Each record is to be transcribed exactly.

[Collected data]
-- Opening Marker --
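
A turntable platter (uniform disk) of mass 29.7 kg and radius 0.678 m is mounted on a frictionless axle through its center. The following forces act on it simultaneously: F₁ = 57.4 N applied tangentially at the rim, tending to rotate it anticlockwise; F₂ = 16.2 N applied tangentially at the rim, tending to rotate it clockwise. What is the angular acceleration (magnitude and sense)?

α ≈ 4.09 rad/s², anticlockwise

I = ½MR² = (1/2)(29.7)(0.678)² = 6.826 kg·m².
Taking anticlockwise as positive: τ₁ = +(57.4)(0.678) = +38.92 N·m; τ₂ = −(16.2)(0.678) = −10.98 N·m.
Net torque τ = 27.93 N·m.
α = τ/I = 27.93/6.826 = 4.092 rad/s².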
-- Closing Marker --
_SOLUTION TO THIS TASK_
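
A turntable platter (uniform disk) of mass 29.7 kg and radius 0.678 m is mounted on a frictionless axle through its center. The following forces act on it simultaneously: F₁ = 57.4 N applied tangentially at the rim, tending to rotate it anticlockwise; F₂ = 16.2 N applied tangentially at the rim, tending to rotate it clockwise. What is the angular acceleration (magnitude and sense)?

α ≈ 4.09 rad/s², anticlockwise

I = ½MR² = (1/2)(29.7)(0.678)² = 6.826 kg·m².
Taking anticlockwise as positive: τ₁ = +(57.4)(0.678) = +38.92 N·m; τ₂ = −(16.2)(0.678) = −10.98 N·m.
Net torque τ = 27.93 N·m.
α = τ/I = 27.93/6.826 = 4.092 rad/s².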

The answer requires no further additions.